_Task_:
Every line from the one containing "Give the labels" through the end of the data is to be copied exactly, and nothing outside that range.

[Dataset excerpts]
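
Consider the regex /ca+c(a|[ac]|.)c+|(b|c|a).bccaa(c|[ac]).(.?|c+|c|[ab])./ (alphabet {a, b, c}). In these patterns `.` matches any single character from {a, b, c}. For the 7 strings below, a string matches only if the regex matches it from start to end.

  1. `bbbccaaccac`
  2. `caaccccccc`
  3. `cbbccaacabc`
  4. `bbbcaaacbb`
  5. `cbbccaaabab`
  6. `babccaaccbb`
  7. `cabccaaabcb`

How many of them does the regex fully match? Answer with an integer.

1 → match
2 → match
3 → match
4 → no match
5 → match
6 → match
7 → match
Total matched: 6

6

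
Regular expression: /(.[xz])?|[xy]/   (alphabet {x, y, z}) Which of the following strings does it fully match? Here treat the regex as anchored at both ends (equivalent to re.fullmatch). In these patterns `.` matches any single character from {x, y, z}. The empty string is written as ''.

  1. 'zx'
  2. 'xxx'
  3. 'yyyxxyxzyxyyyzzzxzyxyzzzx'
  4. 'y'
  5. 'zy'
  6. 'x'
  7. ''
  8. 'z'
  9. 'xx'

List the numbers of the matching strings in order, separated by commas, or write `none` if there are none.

1. 'zx' → match
2. 'xxx' → no match
3 → no match
4. 'y' → match
5. 'zy' → no match
6. 'x' → match
7. '' → match
8. 'z' → no match
9. 'xx' → match

1, 4, 6, 7, 9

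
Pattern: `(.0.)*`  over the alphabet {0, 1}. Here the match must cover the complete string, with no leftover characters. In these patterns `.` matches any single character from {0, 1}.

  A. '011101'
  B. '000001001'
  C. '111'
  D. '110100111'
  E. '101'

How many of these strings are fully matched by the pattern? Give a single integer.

2

A → no match
B → match
C → no match
D → no match
E → match
Total matched: 2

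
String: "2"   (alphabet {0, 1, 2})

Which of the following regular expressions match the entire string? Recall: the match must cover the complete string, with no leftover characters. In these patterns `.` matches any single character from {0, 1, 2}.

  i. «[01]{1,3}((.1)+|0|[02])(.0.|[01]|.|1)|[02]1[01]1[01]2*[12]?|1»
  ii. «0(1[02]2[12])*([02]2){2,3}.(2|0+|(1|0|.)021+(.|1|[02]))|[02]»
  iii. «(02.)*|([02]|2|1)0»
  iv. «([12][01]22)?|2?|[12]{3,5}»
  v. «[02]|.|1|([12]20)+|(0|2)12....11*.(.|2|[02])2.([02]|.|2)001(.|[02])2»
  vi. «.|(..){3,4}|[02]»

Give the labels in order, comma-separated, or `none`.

ii, iv, v, vi

i → no match
ii → match
iii → no match
iv → match
v → match
vi → match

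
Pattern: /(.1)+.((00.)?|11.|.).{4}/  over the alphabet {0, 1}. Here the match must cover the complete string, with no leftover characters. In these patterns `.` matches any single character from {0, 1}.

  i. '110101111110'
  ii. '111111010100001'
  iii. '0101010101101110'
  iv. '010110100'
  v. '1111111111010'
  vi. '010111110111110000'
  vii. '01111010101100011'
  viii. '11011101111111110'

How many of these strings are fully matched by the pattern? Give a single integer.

7

i → match
ii → match
iii → match
iv → match
v → match
vi → match
vii → no match
viii → match
Total matched: 7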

_Answer box_:
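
Give the labels in order, comma-separated, or `none`.

ii, iv, v, vi

i → no match
ii → match
iii → no match
iv → match
v → match
vi → match

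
Pattern: /(.1)+.((00.)?|11.|.).{4}/  over the alphabet {0, 1}. Here the match must cover the complete string, with no leftover characters. In these patterns `.` matches any single character from {0, 1}.

  i. '110101111110'
  ii. '111111010100001'
  iii. '0101010101101110'
  iv. '010110100'
  v. '1111111111010'
  vi. '010111110111110000'
  vii. '01111010101100011'
  viii. '11011101111111110'

How many of these strings are fully matched by the pattern? Give a single integer.

7

i → match
ii → match
iii → match
iv → match
v → match
vi → match
vii → no match
viii → match
Total matched: 7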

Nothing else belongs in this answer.